# [ACTIVITY]
Reproduce, with no changes, the line that contains "R2. Round to three significant figures." and all the lines that come after it in the records.

*****

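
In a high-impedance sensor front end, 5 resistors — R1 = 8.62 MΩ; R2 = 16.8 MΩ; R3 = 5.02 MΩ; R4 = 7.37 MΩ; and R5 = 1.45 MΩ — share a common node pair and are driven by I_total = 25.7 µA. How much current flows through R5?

I ≈ 14.8 µA

Conductances: ΣG = 1/8.62 + 1/16.8 + 1/5.02 + 1/7.37 + 1/1.45 = 1.200 (1/MΩ).
Current divider: I(R5) = I_total · G_k/ΣG = 25.7 × (0.6897/1.200) = 25.7 × 0.5747 = 14.77 µA.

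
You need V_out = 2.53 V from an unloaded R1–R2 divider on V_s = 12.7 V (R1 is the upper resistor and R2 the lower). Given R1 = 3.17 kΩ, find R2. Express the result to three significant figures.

Required fraction k = V_out/V_s = 0.1992.
Rearranging, R2 = R1·k/(1−k) = 3.17 × 0.2488 = 0.7886 kΩ.

R2 ≈ 0.789 kΩ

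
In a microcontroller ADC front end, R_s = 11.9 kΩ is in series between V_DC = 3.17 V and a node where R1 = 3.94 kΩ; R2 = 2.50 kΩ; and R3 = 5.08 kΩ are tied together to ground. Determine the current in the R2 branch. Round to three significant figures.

I ≈ 0.114 mA

Equivalent of the parallel group: R_p = 1.176 kΩ.
V_A by voltage divider: V_A = 3.17 × 1.176/(11.9 + 1.176) = 0.2850 V.
Branch current I = V_A/R2 = 0.2850/2.50 = 0.1140 mA.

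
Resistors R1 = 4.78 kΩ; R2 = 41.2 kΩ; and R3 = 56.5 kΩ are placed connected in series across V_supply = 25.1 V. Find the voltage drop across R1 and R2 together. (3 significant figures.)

Total series resistance ΣR = 4.78 + 41.2 + 56.5 = 102.5 kΩ.
R_{R1..R2} = 4.78 + 41.2 = 45.98 kΩ.
Voltage divider: V = V_supply · (45.98 / 102.5) = 25.1 × 0.4487 = 11.26 V.

V ≈ 11.3 V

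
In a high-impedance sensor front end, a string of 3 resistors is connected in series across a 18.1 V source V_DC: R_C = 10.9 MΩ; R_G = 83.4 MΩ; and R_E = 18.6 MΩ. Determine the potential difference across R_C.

V ≈ 1.75 V

ΣR = 10.9 + 83.4 + 18.6 = 112.9 MΩ.
By the voltage-divider rule, V = 18.1 × 10.90/112.9 = 1.747 V.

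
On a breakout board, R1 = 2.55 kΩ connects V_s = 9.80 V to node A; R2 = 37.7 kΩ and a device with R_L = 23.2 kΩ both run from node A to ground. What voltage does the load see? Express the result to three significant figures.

First combine the lower leg with the load: R2 ‖ R_L = 14.36 kΩ.
Now apply the divider: V_out = 9.80 × 0.8492 = 8.322 V.
(Unloaded it would be 9.18 V; the load pulls it down.)

V_out ≈ 8.32 V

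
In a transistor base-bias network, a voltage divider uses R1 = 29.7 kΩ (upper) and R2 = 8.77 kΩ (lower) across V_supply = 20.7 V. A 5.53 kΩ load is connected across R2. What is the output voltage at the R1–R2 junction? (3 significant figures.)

V_out ≈ 2.12 V

R2 ‖ R_L = (8.77 × 5.53)/(8.77 + 5.53) = 3.391 kΩ.
Now apply the divider: V_out = 20.7 × 0.1025 = 2.121 V.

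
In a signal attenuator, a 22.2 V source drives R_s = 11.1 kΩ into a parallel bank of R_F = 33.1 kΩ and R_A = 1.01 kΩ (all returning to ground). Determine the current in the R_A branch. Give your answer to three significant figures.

Equivalent of the parallel group: R_p = 0.9801 kΩ.
V_A by voltage divider: V_A = 22.2 × 0.9801/(11.1 + 0.9801) = 1.801 V.
Branch current I = V_A/R_A = 1.801/1.01 = 1.783 mA.

I ≈ 1.78 mA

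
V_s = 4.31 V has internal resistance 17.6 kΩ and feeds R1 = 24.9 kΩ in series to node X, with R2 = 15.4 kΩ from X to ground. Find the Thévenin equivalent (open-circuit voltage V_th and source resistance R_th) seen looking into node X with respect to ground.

V_th ≈ 1.15 V, R_th ≈ 11.3 kΩ

R1' = 17.6 + 24.9 = 42.50 kΩ (source resistance + R1).
With X open, the divider is unloaded: V_th = 4.31 × 15.4/57.90 = 1.146 V.
Zeroing V_s shorts the top of R1' to ground, so R_th = R1' ‖ R2 = 11.30 kΩ.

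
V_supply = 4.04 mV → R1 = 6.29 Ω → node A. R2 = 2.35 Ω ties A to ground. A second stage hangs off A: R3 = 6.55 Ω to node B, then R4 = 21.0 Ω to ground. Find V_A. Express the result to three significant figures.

V_A ≈ 1.03 mV

Node A sees R2 in parallel with the series input of stage 2, R3 + R4 = 27.55 Ω.
R2 ‖ (R3+R4) = 2.165 Ω.
First divider: V_A = V_supply · 2.165/(6.29 + 2.165) = 1.035 mV.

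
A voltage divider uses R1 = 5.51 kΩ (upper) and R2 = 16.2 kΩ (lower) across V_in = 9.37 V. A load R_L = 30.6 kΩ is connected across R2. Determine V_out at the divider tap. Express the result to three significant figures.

V_out ≈ 6.16 V

The load sits in parallel with R2, giving an effective lower resistance R2' = R2·R_L/(R2+R_L) = 10.59 kΩ.
Now apply the divider: V_out = 9.37 × 0.6578 = 6.164 V.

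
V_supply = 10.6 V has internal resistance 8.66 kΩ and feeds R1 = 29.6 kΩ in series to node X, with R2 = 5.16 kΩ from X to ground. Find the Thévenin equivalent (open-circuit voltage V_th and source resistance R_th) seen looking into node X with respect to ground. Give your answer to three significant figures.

R1' = 8.66 + 29.6 = 38.26 kΩ (source resistance + R1).
With X open, the divider is unloaded: V_th = 10.6 × 5.16/43.42 = 1.260 V.
With V_supply suppressed (replaced by a short), R_th = R1' ‖ R2 = (38.26 × 5.16)/(38.26 + 5.16) = 4.547 kΩ.

V_th ≈ 1.26 V, R_th ≈ 4.55 kΩ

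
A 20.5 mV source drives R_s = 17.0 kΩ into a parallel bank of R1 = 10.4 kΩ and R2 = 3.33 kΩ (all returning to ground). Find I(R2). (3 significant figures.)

I ≈ 0.795 µA

Combine the parallel branches: R_p = (1/10.4 + 1/3.33)⁻¹ = 2.522 kΩ.
Node voltage V_A = V_supply · R_p/(R_s + R_p) = 20.5 × 0.1292 = 2.649 mV.
I(R2) = V_A / R2 = 2.649/3.33 = 0.7954 µA.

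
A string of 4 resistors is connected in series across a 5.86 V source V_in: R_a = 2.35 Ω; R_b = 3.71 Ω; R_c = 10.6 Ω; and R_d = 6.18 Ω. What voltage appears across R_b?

V ≈ 0.952 V

Series total: ΣR = 2.35 + 3.71 + 10.6 + 6.18 = 22.84 Ω.
By the voltage-divider rule, V = 5.86 × 3.710/22.84 = 0.9519 V.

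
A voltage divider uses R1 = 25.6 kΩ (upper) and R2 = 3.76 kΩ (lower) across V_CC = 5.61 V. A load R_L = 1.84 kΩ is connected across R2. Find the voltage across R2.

V_out ≈ 0.258 V

R2 ‖ R_L = (3.76 × 1.84)/(3.76 + 1.84) = 1.235 kΩ.
Now apply the divider: V_out = 5.61 × 0.04604 = 0.2583 V.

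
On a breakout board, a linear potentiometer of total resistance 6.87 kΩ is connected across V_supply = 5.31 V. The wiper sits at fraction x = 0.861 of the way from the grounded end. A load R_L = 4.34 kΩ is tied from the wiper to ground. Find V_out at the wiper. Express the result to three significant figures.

V_out ≈ 3.84 V

The pot divides into 0.9549 kΩ above the wiper and 5.915 kΩ below.
Lower segment in parallel with the load: 5.915 ‖ 4.34 = 2.503 kΩ.
V_out = 5.31 × 2.503/(0.9549 + 2.503) = 3.844 V.
(Unloaded: V_out = x·V_supply = 4.57 V.)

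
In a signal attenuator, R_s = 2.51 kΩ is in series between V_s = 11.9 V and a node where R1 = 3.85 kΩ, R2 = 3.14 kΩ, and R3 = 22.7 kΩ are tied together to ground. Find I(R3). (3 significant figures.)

I ≈ 0.205 mA

Combine the parallel branches: R_p = (1/3.85 + 1/3.14 + 1/22.7)⁻¹ = 1.607 kΩ.
Node voltage V_A = V_s · R_p/(R_s + R_p) = 11.9 × 0.3903 = 4.645 V.
I(R3) = V_A / R3 = 4.645/22.7 = 0.2046 mA.
(Check via current divider: I_total = 2.890 mA; share G_k/ΣG = 0.07079 → same result.)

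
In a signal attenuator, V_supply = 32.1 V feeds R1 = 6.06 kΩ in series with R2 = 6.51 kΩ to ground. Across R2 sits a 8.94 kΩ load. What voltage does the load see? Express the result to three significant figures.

First combine the lower leg with the load: R2 ‖ R_L = 3.767 kΩ.
Now apply the divider: V_out = 32.1 × 0.3833 = 12.30 V.

V_out ≈ 12.3 V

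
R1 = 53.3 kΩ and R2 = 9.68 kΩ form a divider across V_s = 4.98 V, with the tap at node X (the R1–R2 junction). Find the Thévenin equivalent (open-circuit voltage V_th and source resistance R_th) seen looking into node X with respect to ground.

V_th ≈ 0.765 V, R_th ≈ 8.19 kΩ

With X open, the divider is unloaded: V_th = 4.98 × 9.68/62.98 = 0.7654 V.
With V_s suppressed (replaced by a short), R_th = R1 ‖ R2 = (53.30 × 9.68)/(53.30 + 9.68) = 8.192 kΩ.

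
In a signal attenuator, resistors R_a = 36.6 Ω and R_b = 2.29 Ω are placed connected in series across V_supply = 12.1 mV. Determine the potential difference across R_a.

ΣR = 36.6 + 2.29 = 38.89 Ω.
V = V_supply · R/ΣR = 12.1 × 0.9411 = 11.39 mV.

V ≈ 11.4 mV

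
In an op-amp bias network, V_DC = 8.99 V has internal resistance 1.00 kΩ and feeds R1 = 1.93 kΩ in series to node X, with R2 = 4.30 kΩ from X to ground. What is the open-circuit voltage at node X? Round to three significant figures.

R1' = 1.00 + 1.93 = 2.930 kΩ (source resistance + R1).
Open-circuit (no load on X): V_th = V_DC · R2/(R1' + R2) = 8.99 × 4.30/(2.930 + 4.30) = 5.347 V.

V_th ≈ 5.35 V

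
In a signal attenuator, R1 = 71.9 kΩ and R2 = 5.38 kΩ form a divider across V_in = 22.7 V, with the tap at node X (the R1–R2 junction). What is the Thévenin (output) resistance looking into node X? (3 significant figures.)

With V_in suppressed (replaced by a short), R_th = R1 ‖ R2 = (71.90 × 5.38)/(71.90 + 5.38) = 5.005 kΩ.

R_th ≈ 5.01 kΩ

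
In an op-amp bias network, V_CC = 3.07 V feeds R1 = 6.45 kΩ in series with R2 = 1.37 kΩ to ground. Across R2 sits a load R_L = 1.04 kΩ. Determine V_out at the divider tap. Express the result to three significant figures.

V_out ≈ 0.258 V

The load sits in parallel with R2, giving an effective lower resistance R2' = R2·R_L/(R2+R_L) = 0.5912 kΩ.
Then V_out = V_CC · R2'/(R1 + R2') = 3.07 × 0.5912/7.041 = 0.2578 V.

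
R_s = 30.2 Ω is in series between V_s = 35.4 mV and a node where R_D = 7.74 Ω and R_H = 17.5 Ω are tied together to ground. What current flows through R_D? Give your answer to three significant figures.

I ≈ 0.690 mA

Combine the parallel branches: R_p = (1/7.74 + 1/17.5)⁻¹ = 5.366 Ω.
Node voltage V_A = V_s · R_p/(R_s + R_p) = 35.4 × 0.1509 = 5.341 mV.
I(R_D) = V_A / R_D = 5.341/7.74 = 0.6901 mA.
(Equivalently: I_total = 0.9953 mA, then current-divider fraction G_k/ΣG = 0.6933.)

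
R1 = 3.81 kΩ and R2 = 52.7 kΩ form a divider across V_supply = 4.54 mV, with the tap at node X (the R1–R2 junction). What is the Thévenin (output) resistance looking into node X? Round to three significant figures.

R_th ≈ 3.55 kΩ

Zeroing V_supply shorts the top of R1 to ground, so R_th = R1 ‖ R2 = 3.553 kΩ.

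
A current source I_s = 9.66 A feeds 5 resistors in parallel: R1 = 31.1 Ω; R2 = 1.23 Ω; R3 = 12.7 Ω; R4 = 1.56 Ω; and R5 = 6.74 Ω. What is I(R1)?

ΣG = 1/31.1 + 1/1.23 + 1/12.7 + 1/1.56 + 1/6.74 = 1.713.
R1 takes the fraction G_k/ΣG = 0.03215/1.713 = 0.01877, so I = 9.66 × 0.01877 = 0.1813 A.

I ≈ 0.181 A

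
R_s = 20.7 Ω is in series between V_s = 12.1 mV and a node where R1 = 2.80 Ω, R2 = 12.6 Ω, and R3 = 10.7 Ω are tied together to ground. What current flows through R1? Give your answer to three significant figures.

Equivalent of the parallel group: R_p = 1.887 Ω.
Node voltage V_A = V_s · R_p/(R_s + R_p) = 12.1 × 0.08354 = 1.011 mV.
Branch current I = V_A/R1 = 1.011/2.80 = 0.3610 mA.
(Equivalently: I_total = 0.5357 mA, then current-divider fraction G_k/ΣG = 0.6739.)

I ≈ 0.361 mA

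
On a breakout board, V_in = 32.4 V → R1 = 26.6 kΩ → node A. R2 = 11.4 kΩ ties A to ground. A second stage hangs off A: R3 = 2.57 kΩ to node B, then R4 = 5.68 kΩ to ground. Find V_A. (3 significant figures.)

The second stage (R3 + R4 = 8.250 kΩ) loads node A in parallel with R2.
Effective lower resistance at A: R2 ‖ 8.250 = 4.786 kΩ.
V_A = 32.4 × 4.786/(26.6 + 4.786) = 4.941 V.

V_A ≈ 4.94 V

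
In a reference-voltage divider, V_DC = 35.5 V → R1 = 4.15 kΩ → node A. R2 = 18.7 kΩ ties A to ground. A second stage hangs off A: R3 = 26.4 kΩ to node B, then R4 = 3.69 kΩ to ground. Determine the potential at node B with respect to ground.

Looking into the second stage from A: R3 + R4 = 30.09 kΩ appears in parallel with R2.
R2 ‖ (R3+R4) = 11.53 kΩ.
So V_A = 35.5 × 0.7354 = 26.11 V.
Stage 2 is unloaded, so V_B = V_A · R4/(R3+R4) = 26.11 × 3.69/30.09 = 3.201 V.

V_B ≈ 3.20 V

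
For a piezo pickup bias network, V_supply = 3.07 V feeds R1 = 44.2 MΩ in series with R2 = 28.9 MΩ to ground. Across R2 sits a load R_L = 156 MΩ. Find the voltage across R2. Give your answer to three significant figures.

First combine the lower leg with the load: R2 ‖ R_L = 24.38 MΩ.
Now apply the divider: V_out = 3.07 × 0.3555 = 1.091 V.

V_out ≈ 1.09 V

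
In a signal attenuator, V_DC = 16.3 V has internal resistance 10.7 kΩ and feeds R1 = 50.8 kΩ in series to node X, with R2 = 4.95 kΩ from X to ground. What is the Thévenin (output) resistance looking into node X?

R_th ≈ 4.58 kΩ

R1' = 10.7 + 50.8 = 61.50 kΩ (source resistance + R1).
Looking into X with the source shorted: R_th = R1'·R2/(R1'+R2) = 61.50 × 4.95/66.45 = 4.581 kΩ.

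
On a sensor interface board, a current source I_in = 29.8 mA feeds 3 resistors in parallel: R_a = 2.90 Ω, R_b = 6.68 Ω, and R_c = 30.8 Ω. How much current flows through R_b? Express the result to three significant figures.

I ≈ 8.47 mA

Total conductance ΣG = 1/2.90 + 1/6.68 + 1/30.8 = 0.5270 (units of 1/Ω).
R_b takes the fraction G_k/ΣG = 0.1497/0.5270 = 0.2841, so I = 29.8 × 0.2841 = 8.465 mA.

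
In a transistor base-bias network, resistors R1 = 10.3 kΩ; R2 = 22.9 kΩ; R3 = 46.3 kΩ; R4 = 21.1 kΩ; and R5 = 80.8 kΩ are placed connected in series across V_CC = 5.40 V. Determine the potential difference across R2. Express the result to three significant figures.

V ≈ 0.682 V

Series total: ΣR = 10.3 + 22.9 + 46.3 + 21.1 + 80.8 = 181.4 kΩ.
Voltage divider: V = V_CC · (22.90 / 181.4) = 5.40 × 0.1262 = 0.6817 V.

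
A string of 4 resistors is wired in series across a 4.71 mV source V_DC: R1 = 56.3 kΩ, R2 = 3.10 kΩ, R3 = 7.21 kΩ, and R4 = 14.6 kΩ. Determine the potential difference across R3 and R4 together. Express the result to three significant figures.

V ≈ 1.26 mV

Series total: ΣR = 56.3 + 3.10 + 7.21 + 14.6 = 81.21 kΩ.
R_{R3..R4} = 7.21 + 14.6 = 21.81 kΩ.
Voltage divider: V = V_DC · (21.81 / 81.21) = 4.71 × 0.2686 = 1.265 mV.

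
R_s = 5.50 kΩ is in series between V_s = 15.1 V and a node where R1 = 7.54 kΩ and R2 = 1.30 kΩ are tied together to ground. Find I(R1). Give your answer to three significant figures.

Equivalent of the parallel group: R_p = 1.109 kΩ.
V_A = 15.1 × 1.109/6.609 = 2.533 V.
Branch current I = V_A/R1 = 2.533/7.54 = 0.3360 mA.

I ≈ 0.336 mA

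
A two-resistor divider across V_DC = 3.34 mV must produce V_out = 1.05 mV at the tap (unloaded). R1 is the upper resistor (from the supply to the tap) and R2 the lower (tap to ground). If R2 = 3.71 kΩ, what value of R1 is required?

R1 ≈ 8.09 kΩ

Required fraction k = V_out/V_DC = 0.3144.
So R1 = R2 · (V_DC/V_out − 1) = 3.71 × (3.34/1.05 − 1) = 3.71 × 2.181 = 8.091 kΩ.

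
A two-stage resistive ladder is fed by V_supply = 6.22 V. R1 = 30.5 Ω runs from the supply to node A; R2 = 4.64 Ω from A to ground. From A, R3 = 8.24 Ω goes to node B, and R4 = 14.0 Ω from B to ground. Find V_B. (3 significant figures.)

Looking into the second stage from A: R3 + R4 = 22.24 Ω appears in parallel with R2.
R2 ‖ (R3+R4) = 3.839 Ω.
V_A = 6.22 × 3.839/(30.5 + 3.839) = 0.6954 V.
Then the unloaded second divider: V_B = V_A × R4/(R3+R4) = 0.6954 × 0.6295 = 0.4377 V.

V_B ≈ 0.438 V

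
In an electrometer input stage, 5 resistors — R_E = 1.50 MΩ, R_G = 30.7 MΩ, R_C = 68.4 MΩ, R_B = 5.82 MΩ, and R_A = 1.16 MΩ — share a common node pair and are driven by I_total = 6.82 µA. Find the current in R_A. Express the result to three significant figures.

I ≈ 3.36 µA

Total conductance ΣG = 1/1.50 + 1/30.7 + 1/68.4 + 1/5.82 + 1/1.16 = 1.748 (units of 1/MΩ).
Current divider: I(R_A) = I_total · G_k/ΣG = 6.82 × (0.8621/1.748) = 6.82 × 0.4932 = 3.364 µA.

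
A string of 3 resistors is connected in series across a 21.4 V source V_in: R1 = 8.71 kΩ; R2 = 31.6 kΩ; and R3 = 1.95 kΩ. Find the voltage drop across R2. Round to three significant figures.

ΣR = 8.71 + 31.6 + 1.95 = 42.26 kΩ.
V = V_in · R/ΣR = 21.4 × 0.7478 = 16.00 V.

V ≈ 16.0 V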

*****

# [EXERCISE RESPONSE]
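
A string of 3 resistors is connected in series across a 21.4 V source V_in: R1 = 8.71 kΩ; R2 = 31.6 kΩ; and R3 = 1.95 kΩ. Find the voltage drop across R2. Round to three significant figures.

ΣR = 8.71 + 31.6 + 1.95 = 42.26 kΩ.
V = V_in · R/ΣR = 21.4 × 0.7478 = 16.00 V.

V ≈ 16.0 V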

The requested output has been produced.